# WORK ORDER
The data below should be duplicated in full, unchanged.

# PROVIDED RECORDS
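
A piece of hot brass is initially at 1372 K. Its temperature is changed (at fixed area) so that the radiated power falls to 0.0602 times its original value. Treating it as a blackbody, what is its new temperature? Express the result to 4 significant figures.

P ∝ T⁴, so T₂/T₁ = (P₂/P₁)^(1/4) = (0.0602)^(1/4) = 0.495335.
T₂ = 1372 × 0.495335 = 679.6 K.

T₂ ≈ 679.6 K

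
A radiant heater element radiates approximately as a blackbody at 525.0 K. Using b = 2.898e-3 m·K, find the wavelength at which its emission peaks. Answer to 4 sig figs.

Wien's displacement law: λ_max = b/T = (2.898×10⁻³ m·K)/(525.0 K) = 5.5200×10⁻⁶ m.
That is 5.520 μm, in the infrared range.

λ_max ≈ 5.520 μm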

# RESPONSE TO THE EXERCISE
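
A piece of hot brass is initially at 1372 K. Its temperature is changed (at fixed area) so that the radiated power falls to 0.0602 times its original value. Treating it as a blackbody, what is its new temperature? Express the result to 4 significant figures.

P ∝ T⁴, so T₂/T₁ = (P₂/P₁)^(1/4) = (0.0602)^(1/4) = 0.495335.
T₂ = 1372 × 0.495335 = 679.6 K.

T₂ ≈ 679.6 K

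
A radiant heater element radiates approximately as a blackbody at 525.0 K. Using b = 2.898e-3 m·K, find the wavelength at which its emission peaks. Answer to 4 sig figs.

Wien's displacement law: λ_max = b/T = (2.898×10⁻³ m·K)/(525.0 K) = 5.5200×10⁻⁶ m.
That is 5.520 μm, in the infrared range.

λ_max ≈ 5.520 μm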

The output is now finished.